(Try it):
What lines below include the string "function"? Pick them out and copy them.

(Data extracts):
BEGIN

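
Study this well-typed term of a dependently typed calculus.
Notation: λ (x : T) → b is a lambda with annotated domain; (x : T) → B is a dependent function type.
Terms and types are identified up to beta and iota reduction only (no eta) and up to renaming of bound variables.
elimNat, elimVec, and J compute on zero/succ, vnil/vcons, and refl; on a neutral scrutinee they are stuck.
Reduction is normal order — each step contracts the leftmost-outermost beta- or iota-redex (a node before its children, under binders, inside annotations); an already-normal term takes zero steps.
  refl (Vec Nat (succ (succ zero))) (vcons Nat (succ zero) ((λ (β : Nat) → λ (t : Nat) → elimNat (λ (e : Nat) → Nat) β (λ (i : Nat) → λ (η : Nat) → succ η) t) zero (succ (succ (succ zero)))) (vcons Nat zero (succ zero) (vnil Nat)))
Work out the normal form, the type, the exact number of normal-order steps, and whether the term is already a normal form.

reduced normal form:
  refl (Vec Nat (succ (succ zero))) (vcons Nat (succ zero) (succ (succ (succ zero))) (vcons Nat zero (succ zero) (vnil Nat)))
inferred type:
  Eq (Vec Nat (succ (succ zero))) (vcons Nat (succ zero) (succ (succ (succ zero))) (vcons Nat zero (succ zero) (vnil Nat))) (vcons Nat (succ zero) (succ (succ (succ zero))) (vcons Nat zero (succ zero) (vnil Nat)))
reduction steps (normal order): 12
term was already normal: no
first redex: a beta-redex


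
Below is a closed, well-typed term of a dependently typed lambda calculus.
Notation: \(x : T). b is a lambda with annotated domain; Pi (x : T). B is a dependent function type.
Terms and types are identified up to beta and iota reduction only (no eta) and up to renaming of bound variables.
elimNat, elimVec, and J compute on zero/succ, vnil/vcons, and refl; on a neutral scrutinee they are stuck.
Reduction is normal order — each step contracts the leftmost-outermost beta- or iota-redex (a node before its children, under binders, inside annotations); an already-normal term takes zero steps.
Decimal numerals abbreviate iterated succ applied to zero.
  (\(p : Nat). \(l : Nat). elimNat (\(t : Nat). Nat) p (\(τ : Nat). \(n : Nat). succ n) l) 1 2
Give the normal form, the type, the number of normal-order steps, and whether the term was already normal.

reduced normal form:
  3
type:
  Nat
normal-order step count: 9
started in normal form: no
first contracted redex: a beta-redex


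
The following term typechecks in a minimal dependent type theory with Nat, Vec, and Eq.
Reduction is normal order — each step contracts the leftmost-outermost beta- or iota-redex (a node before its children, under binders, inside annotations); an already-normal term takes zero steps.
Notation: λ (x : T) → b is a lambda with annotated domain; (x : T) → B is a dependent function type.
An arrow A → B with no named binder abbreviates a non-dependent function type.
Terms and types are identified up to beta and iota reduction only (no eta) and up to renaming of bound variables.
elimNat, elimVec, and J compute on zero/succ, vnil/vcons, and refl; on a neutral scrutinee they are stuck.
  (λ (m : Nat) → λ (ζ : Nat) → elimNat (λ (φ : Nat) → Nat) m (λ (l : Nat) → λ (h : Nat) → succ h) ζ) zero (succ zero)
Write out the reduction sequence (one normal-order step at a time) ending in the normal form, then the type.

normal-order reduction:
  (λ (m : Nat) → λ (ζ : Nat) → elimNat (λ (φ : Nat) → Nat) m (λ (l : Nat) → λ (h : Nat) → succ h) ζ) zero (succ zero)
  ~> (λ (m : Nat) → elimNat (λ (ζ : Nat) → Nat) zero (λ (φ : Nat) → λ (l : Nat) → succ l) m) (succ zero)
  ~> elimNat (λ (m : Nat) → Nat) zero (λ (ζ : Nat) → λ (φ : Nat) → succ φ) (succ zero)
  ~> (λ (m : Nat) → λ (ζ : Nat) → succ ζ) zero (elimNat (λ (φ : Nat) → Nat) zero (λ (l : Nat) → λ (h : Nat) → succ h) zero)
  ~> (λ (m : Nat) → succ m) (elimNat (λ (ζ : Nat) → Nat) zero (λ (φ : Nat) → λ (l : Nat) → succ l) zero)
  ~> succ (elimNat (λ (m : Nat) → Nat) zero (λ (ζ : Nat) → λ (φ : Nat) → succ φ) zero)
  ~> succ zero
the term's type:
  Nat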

END

(Task answer):
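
Notation: λ (x : T) → b is a lambda with annotated domain; (x : T) → B is a dependent function type.
Notation: \(x : T). b is a lambda with annotated domain; Pi (x : T). B is a dependent function type.
Notation: λ (x : T) → b is a lambda with annotated domain; (x : T) → B is a dependent function type.
An arrow A → B with no named binder abbreviates a non-dependent function type.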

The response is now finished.